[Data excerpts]
=====

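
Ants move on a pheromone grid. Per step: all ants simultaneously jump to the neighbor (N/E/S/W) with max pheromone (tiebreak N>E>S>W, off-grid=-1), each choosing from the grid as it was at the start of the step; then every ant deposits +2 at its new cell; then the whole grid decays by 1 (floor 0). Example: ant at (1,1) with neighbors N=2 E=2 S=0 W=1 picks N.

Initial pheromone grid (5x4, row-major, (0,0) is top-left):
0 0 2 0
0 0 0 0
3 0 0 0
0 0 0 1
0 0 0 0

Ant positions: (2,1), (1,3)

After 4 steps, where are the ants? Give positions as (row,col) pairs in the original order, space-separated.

Step 1: ant0:(2,1)->W->(2,0) | ant1:(1,3)->N->(0,3)
  grid max=4 at (2,0)
Step 2: ant0:(2,0)->N->(1,0) | ant1:(0,3)->W->(0,2)
  grid max=3 at (2,0)
Step 3: ant0:(1,0)->S->(2,0) | ant1:(0,2)->E->(0,3)
  grid max=4 at (2,0)
Step 4: ant0:(2,0)->N->(1,0) | ant1:(0,3)->W->(0,2)
  grid max=3 at (2,0)

(1,0) (0,2)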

=====

Look above for the line containing "After 4 steps, where"; copy from it through the last line, exactly, and nothing more.

• **Answer for the task**:
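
After 4 steps, where are the ants? Give positions as (row,col) pairs in the original order, space-separated.

Step 1: ant0:(2,1)->W->(2,0) | ant1:(1,3)->N->(0,3)
  grid max=4 at (2,0)
Step 2: ant0:(2,0)->N->(1,0) | ant1:(0,3)->W->(0,2)
  grid max=3 at (2,0)
Step 3: ant0:(1,0)->S->(2,0) | ant1:(0,2)->E->(0,3)
  grid max=4 at (2,0)
Step 4: ant0:(2,0)->N->(1,0) | ant1:(0,3)->W->(0,2)
  grid max=3 at (2,0)

(1,0) (0,2)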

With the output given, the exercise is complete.